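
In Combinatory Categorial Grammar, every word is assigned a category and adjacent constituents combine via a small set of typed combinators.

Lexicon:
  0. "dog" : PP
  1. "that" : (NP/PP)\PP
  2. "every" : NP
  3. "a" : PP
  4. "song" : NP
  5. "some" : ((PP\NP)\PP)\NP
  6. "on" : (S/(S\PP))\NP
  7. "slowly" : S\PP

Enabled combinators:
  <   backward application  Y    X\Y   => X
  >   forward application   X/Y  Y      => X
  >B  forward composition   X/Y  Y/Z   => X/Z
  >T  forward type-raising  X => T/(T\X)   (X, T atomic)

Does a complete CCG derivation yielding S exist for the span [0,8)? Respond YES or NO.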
··········
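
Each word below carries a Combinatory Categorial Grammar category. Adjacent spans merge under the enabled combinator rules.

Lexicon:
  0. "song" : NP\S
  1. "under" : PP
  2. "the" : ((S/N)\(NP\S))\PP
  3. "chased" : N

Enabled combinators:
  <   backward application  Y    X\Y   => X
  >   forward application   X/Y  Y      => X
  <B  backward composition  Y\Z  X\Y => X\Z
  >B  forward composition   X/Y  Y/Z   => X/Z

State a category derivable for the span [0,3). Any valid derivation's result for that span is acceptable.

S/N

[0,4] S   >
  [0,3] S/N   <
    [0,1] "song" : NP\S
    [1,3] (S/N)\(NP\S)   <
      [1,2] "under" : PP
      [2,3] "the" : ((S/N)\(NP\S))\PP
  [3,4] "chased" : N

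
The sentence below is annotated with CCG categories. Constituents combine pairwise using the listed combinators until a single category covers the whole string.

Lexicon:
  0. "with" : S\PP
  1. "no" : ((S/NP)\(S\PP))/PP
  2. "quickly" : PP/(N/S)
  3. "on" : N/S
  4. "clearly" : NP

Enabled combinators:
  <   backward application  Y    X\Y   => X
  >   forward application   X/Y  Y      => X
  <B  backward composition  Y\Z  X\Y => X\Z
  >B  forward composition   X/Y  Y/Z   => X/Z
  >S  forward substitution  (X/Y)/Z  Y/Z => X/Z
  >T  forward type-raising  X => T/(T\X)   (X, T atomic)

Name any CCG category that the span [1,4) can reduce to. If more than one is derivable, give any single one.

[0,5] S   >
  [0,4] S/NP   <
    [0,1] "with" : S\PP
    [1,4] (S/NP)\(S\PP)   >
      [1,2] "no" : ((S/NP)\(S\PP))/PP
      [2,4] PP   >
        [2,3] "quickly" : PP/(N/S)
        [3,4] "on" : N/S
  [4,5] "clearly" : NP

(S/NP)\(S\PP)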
··········
Work instructions
Above are the records; copy exactly the lines from the line with "In Combinatory Categorial" through the line with "Does a complete", both included.

Response to this exercise
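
In Combinatory Categorial Grammar, every word is assigned a category and adjacent constituents combine via a small set of typed combinators.

Lexicon:
  0. "dog" : PP
  1. "that" : (NP/PP)\PP
  2. "every" : NP
  3. "a" : PP
  4. "song" : NP
  5. "some" : ((PP\NP)\PP)\NP
  6. "on" : (S/(S\PP))\NP
  7. "slowly" : S\PP

Enabled combinators:
  <   backward application  Y    X\Y   => X
  >   forward application   X/Y  Y      => X
  >B  forward composition   X/Y  Y/Z   => X/Z
  >T  forward type-raising  X => T/(T\X)   (X, T atomic)

Does a complete CCG derivation yielding S exist for the span [0,8)? Respond YES or NO.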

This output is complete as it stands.